• [ABOUT THIS EXERCISE]: Give the number of lines below that hold "grid", and only that.

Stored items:
■ ■ ■ ■

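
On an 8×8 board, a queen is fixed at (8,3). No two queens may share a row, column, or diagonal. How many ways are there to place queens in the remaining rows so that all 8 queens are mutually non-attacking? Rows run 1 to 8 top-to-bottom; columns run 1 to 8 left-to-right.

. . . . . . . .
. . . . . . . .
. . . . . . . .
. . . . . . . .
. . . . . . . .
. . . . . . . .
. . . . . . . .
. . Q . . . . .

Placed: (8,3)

16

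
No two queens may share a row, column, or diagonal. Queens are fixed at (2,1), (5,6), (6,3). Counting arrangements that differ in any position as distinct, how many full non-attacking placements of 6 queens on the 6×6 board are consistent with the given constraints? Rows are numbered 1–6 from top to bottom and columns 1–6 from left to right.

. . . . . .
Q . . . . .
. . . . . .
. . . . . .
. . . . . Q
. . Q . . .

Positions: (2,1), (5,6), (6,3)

Branch on row 1: col 4 → 1; col 5 → 0.
Sum: 1 + 0 = 1.

1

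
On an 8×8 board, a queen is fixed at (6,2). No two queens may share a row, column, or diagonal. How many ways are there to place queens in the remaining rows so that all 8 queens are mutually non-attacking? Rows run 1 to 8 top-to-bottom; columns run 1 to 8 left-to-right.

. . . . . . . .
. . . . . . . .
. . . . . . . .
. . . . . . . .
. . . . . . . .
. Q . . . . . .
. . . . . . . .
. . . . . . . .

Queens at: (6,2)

Branch on row 1: col 1 → 1; col 3 → 2; col 4 → 3; col 5 → 3; col 6 → 4; col 8 → 1.
Sum: 1 + 2 + 3 + 3 + 4 + 1 = 14.

14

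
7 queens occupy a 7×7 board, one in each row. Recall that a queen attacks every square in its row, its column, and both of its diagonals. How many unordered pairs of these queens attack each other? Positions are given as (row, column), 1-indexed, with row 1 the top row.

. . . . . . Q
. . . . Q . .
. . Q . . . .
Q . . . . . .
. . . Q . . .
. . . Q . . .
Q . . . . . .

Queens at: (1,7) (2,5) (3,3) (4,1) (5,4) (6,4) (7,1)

3

Same column: (4,1)–(7,1) (column 1); (5,4)–(6,4) (column 4).
Same diagonal: (1,7)–(7,1) (|1−7| = |7−1| = 6).
Total attacking pairs: 3.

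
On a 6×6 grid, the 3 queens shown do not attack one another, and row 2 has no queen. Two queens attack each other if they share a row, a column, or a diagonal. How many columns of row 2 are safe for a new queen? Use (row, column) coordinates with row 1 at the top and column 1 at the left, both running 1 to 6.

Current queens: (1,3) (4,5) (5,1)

1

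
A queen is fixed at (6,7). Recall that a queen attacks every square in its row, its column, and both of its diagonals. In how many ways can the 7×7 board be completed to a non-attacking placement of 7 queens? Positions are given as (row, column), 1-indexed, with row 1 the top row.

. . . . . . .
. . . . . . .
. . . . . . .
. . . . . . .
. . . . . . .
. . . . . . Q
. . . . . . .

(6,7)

7

Branch on row 1: col 1 → 1; col 3 → 2; col 4 → 2; col 5 → 1; col 6 → 1.
Sum: 1 + 2 + 2 + 1 + 1 = 7.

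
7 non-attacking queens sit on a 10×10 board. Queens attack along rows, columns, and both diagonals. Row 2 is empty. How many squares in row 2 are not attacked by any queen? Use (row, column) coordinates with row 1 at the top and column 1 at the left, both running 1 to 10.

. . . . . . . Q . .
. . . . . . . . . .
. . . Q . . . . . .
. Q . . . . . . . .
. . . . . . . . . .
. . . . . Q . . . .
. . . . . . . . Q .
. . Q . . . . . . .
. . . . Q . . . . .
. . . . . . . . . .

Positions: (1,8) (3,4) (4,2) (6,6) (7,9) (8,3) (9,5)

1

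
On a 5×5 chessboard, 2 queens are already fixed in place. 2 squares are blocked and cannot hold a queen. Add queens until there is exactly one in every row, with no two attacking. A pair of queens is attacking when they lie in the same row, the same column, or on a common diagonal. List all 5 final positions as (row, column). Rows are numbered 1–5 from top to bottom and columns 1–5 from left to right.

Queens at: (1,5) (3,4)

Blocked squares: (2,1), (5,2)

(1,5) (2,2) (3,4) (4,1) (5,3)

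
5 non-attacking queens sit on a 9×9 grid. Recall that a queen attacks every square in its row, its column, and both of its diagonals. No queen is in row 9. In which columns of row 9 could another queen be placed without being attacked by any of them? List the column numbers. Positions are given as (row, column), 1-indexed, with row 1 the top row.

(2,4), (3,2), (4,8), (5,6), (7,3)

columns 7, 9

(2,4) attacks row 9 at column 4.
(3,2) attacks row 9 at column 2 and diagonals 8.
(4,8) attacks row 9 at column 8 and diagonals 3.
(5,6) attacks row 9 at column 6 and diagonals 2.
(7,3) attacks row 9 at column 3 and diagonals 1, 5.
Attacked columns: {1, 2, 3, 4, 5, 6, 8}. Safe: {7, 9}.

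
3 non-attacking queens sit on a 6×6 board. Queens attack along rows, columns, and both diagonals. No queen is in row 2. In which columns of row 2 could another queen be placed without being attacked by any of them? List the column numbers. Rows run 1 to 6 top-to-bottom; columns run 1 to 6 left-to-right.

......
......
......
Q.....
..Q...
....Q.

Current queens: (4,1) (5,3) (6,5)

columns 2, 4

(4,1) attacks row 2 at column 1 and diagonals 3.
(5,3) attacks row 2 at column 3 and diagonals 6.
(6,5) attacks row 2 at column 5 and diagonals 1.
Attacked columns: {1, 3, 5, 6}. Safe: {2, 4}.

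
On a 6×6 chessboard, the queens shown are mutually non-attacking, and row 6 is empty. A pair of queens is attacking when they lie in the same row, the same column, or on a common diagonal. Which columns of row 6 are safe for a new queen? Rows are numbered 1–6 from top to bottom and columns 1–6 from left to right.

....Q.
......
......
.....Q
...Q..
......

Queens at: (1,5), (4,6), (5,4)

(1,5) attacks row 6 at column 5.
(4,6) attacks row 6 at column 6 and diagonals 4.
(5,4) attacks row 6 at column 4 and diagonals 3, 5.
Attacked columns: {3, 4, 5, 6}. Safe: {1, 2}.

columns 1, 2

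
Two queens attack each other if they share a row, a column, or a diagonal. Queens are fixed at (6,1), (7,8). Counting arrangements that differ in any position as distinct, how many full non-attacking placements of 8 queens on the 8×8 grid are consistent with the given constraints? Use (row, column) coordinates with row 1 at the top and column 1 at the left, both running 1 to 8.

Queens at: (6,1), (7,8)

Branch on row 1: col 3 → 1; col 4 → 0; col 5 → 1; col 7 → 0.
Sum: 1 + 0 + 1 + 0 = 2.

2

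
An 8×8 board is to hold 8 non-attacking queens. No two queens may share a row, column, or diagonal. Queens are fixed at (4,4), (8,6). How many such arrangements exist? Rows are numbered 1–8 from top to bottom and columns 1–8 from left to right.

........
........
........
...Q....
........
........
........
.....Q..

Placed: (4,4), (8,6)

3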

■ ■ ■ ■

• [SOLUTION TO THE EXERCISE]: 3